Each record that follows is to be output in full, precisely as written.

----- Supplied information -----

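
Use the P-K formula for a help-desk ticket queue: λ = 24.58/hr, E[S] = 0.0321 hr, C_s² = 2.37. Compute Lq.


ρ = λ·E[S] = 24.58·0.0321 = 0.7890
Lq = ρ²(1+C_s²)/(2(1−ρ)) = 0.6225·(1+2.37)/(2·0.2110)
= 0.6225·3.3700/0.4220 = 4.97197

Final: 4.97197


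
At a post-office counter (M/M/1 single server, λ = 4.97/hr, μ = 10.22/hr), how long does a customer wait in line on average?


ρ = 4.97/10.22 = 0.4863
Wq = ρ/(μ−λ) = 0.4863/(10.22 − 4.97) = 0.4863/5.25 = 0.09263 hr

Final: 0.09263 hr


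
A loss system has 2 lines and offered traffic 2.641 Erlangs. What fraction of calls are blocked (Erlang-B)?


B(c,a) = (a^c/c!) / Σ_{k=0}^{c} a^k/k!
a^2/2! = 3.487440
Σ terms (k=0..2): 1.00000 + 2.64100 + 3.48744 = 7.128440
B = 3.487440/7.128440 = 0.489229

Final: 0.489229


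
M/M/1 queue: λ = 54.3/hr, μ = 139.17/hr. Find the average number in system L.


ρ = λ/μ = 54.3/139.17 = 0.3902
L = ρ/(1−ρ) = 0.3902/(1 − 0.3902) = 0.3902/0.6098 = 0.6398

Final: 0.6398


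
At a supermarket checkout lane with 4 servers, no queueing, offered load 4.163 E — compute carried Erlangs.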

-----

» **Exercise output**:
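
Use the P-K formula for a help-desk ticket queue: λ = 24.58/hr, E[S] = 0.0321 hr, C_s² = 2.37. Compute Lq.


ρ = λ·E[S] = 24.58·0.0321 = 0.7890
Lq = ρ²(1+C_s²)/(2(1−ρ)) = 0.6225·(1+2.37)/(2·0.2110)
= 0.6225·3.3700/0.4220 = 4.97197

Final: 4.97197


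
At a post-office counter (M/M/1 single server, λ = 4.97/hr, μ = 10.22/hr), how long does a customer wait in line on average?


ρ = 4.97/10.22 = 0.4863
Wq = ρ/(μ−λ) = 0.4863/(10.22 − 4.97) = 0.4863/5.25 = 0.09263 hr

Final: 0.09263 hr


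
A loss system has 2 lines and offered traffic 2.641 Erlangs. What fraction of calls are blocked (Erlang-B)?


B(c,a) = (a^c/c!) / Σ_{k=0}^{c} a^k/k!
a^2/2! = 3.487440
Σ terms (k=0..2): 1.00000 + 2.64100 + 3.48744 = 7.128440
B = 3.487440/7.128440 = 0.489229

Final: 0.489229


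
M/M/1 queue: λ = 54.3/hr, μ = 139.17/hr. Find the average number in system L.


ρ = λ/μ = 54.3/139.17 = 0.3902
L = ρ/(1−ρ) = 0.3902/(1 − 0.3902) = 0.3902/0.6098 = 0.6398

Final: 0.6398


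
At a supermarket checkout lane with 4 servers, no queueing, offered load 4.163 E — compute carried Erlangs.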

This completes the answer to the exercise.